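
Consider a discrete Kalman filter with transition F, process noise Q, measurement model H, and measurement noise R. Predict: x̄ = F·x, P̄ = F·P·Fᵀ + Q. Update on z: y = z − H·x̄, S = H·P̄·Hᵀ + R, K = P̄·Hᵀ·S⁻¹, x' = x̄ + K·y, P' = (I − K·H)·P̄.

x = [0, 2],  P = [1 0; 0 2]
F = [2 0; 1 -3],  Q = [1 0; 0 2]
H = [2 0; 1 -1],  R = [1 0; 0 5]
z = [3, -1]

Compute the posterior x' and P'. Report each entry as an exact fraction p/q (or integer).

x' = [245/177, 49/59]
P' = [14/59 37/177; 37/177 742/177]

x̄ = F·x = [0, -6]
P̄ = F·P·Fᵀ + Q = [5 2; 2 21]
y = z − H·x̄ = [3, -7]
S = H·P̄·Hᵀ + R = [21 6; 6 27]
K = P̄·Hᵀ·S⁻¹ = [28/59 1/177; 74/177 -47/59]
x' = x̄ + K·y = [245/177, 49/59]
P' = (I − K·H)·P̄ = [14/59 37/177; 37/177 742/177]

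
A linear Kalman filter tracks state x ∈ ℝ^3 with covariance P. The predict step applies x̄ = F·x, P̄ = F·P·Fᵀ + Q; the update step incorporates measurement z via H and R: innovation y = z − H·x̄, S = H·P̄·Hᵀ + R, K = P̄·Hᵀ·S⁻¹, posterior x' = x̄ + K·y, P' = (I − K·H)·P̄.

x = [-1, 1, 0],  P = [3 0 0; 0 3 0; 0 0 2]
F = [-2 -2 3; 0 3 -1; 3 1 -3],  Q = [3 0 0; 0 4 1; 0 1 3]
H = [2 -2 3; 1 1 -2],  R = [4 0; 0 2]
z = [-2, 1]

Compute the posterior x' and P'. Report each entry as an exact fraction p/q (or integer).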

## [Problem to work on]
Would you please give the data above again, exactly as it appears?

## [Solution for this exercise]
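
Consider a discrete Kalman filter with transition F, process noise Q, measurement model H, and measurement noise R. Predict: x̄ = F·x, P̄ = F·P·Fᵀ + Q. Update on z: y = z − H·x̄, S = H·P̄·Hᵀ + R, K = P̄·Hᵀ·S⁻¹, x' = x̄ + K·y, P' = (I − K·H)·P̄.

x = [0, 2],  P = [1 0; 0 2]
F = [2 0; 1 -3],  Q = [1 0; 0 2]
H = [2 0; 1 -1],  R = [1 0; 0 5]
z = [3, -1]

Compute the posterior x' and P'. Report each entry as an exact fraction p/q (or integer).

x' = [245/177, 49/59]
P' = [14/59 37/177; 37/177 742/177]

x̄ = F·x = [0, -6]
P̄ = F·P·Fᵀ + Q = [5 2; 2 21]
y = z − H·x̄ = [3, -7]
S = H·P̄·Hᵀ + R = [21 6; 6 27]
K = P̄·Hᵀ·S⁻¹ = [28/59 1/177; 74/177 -47/59]
x' = x̄ + K·y = [245/177, 49/59]
P' = (I − K·H)·P̄ = [14/59 37/177; 37/177 742/177]

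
A linear Kalman filter tracks state x ∈ ℝ^3 with covariance P. The predict step applies x̄ = F·x, P̄ = F·P·Fᵀ + Q; the update step incorporates measurement z via H and R: innovation y = z − H·x̄, S = H·P̄·Hᵀ + R, K = P̄·Hᵀ·S⁻¹, posterior x' = x̄ + K·y, P' = (I − K·H)·P̄.

x = [-1, 1, 0],  P = [3 0 0; 0 3 0; 0 0 2]
F = [-2 -2 3; 0 3 -1; 3 1 -3],  Q = [3 0 0; 0 4 1; 0 1 3]
H = [2 -2 3; 1 1 -2],  R = [4 0; 0 2]
z = [-2, 1]

Compute the posterior x' and P'. Report each entry as an exact fraction p/q (or integer).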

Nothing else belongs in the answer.